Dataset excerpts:

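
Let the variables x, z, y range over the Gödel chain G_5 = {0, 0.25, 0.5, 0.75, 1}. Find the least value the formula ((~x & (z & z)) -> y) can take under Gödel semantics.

0.00

The minimum is attained at x = 0, z = 0.25, y = 0:
  ~x: Gödel ¬ of 0 = 1 (operand is 0)
  (z & z) = min(0.25, 0.25) = 0.25
  (~x & (z & z)) = min(1, 0.25) = 0.25
  ((~x & (z & z)) -> y): 0.25 > 0, so result = 0
Checking all 125 assignments confirms none give a value below 0.00.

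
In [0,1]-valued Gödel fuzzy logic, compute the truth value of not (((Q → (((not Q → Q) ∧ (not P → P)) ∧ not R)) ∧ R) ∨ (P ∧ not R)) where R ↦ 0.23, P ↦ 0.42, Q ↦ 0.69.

1.00

not Q: Gödel ¬ of 0.69 = 0 (operand ≠ 0)
(not Q → Q): 0 ≤ 0.69, so result = 1
not P: Gödel ¬ of 0.42 = 0 (operand ≠ 0)
(not P → P): 0 ≤ 0.42, so result = 1
((not Q → Q) ∧ (not P → P)) = min(1, 1) = 1
not R: Gödel ¬ of 0.23 = 0 (operand ≠ 0)
(((not Q → Q) ∧ (not P → P)) ∧ not R) = min(1, 0) = 0
(Q → (((not Q → Q) ∧ (not P → P)) ∧ not R)): 0.69 > 0, so result = 0
((Q → (((not Q → Q) ∧ (not P → P)) ∧ not R)) ∧ R) = min(0, 0.23) = 0
not R: Gödel ¬ of 0.23 = 0 (operand ≠ 0)
(P ∧ not R) = min(0.42, 0) = 0
(((Q → (((not Q → Q) ∧ (not P → P)) ∧ not R)) ∧ R) ∨ (P ∧ not R)) = max(0, 0) = 0
not (((Q → (((not Q → Q) ∧ (not P → P)) ∧ not R)) ∧ R) ∨ (P ∧ not R)): Gödel ¬ of 0 = 1 (operand is 0)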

WHAT TO WORK ON:
All of the data above needs to be retyped exactly, with each line as it stands.

ANSWER:
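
Let the variables x, z, y range over the Gödel chain G_5 = {0, 0.25, 0.5, 0.75, 1}. Find the least value the formula ((~x & (z & z)) -> y) can take under Gödel semantics.

0.00

The minimum is attained at x = 0, z = 0.25, y = 0:
  ~x: Gödel ¬ of 0 = 1 (operand is 0)
  (z & z) = min(0.25, 0.25) = 0.25
  (~x & (z & z)) = min(1, 0.25) = 0.25
  ((~x & (z & z)) -> y): 0.25 > 0, so result = 0
Checking all 125 assignments confirms none give a value below 0.00.

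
In [0,1]-valued Gödel fuzzy logic, compute the truth value of not (((Q → (((not Q → Q) ∧ (not P → P)) ∧ not R)) ∧ R) ∨ (P ∧ not R)) where R ↦ 0.23, P ↦ 0.42, Q ↦ 0.69.

1.00

not Q: Gödel ¬ of 0.69 = 0 (operand ≠ 0)
(not Q → Q): 0 ≤ 0.69, so result = 1
not P: Gödel ¬ of 0.42 = 0 (operand ≠ 0)
(not P → P): 0 ≤ 0.42, so result = 1
((not Q → Q) ∧ (not P → P)) = min(1, 1) = 1
not R: Gödel ¬ of 0.23 = 0 (operand ≠ 0)
(((not Q → Q) ∧ (not P → P)) ∧ not R) = min(1, 0) = 0
(Q → (((not Q → Q) ∧ (not P → P)) ∧ not R)): 0.69 > 0, so result = 0
((Q → (((not Q → Q) ∧ (not P → P)) ∧ not R)) ∧ R) = min(0, 0.23) = 0
not R: Gödel ¬ of 0.23 = 0 (operand ≠ 0)
(P ∧ not R) = min(0.42, 0) = 0
(((Q → (((not Q → Q) ∧ (not P → P)) ∧ not R)) ∧ R) ∨ (P ∧ not R)) = max(0, 0) = 0
not (((Q → (((not Q → Q) ∧ (not P → P)) ∧ not R)) ∧ R) ∨ (P ∧ not R)): Gödel ¬ of 0 = 1 (operand is 0)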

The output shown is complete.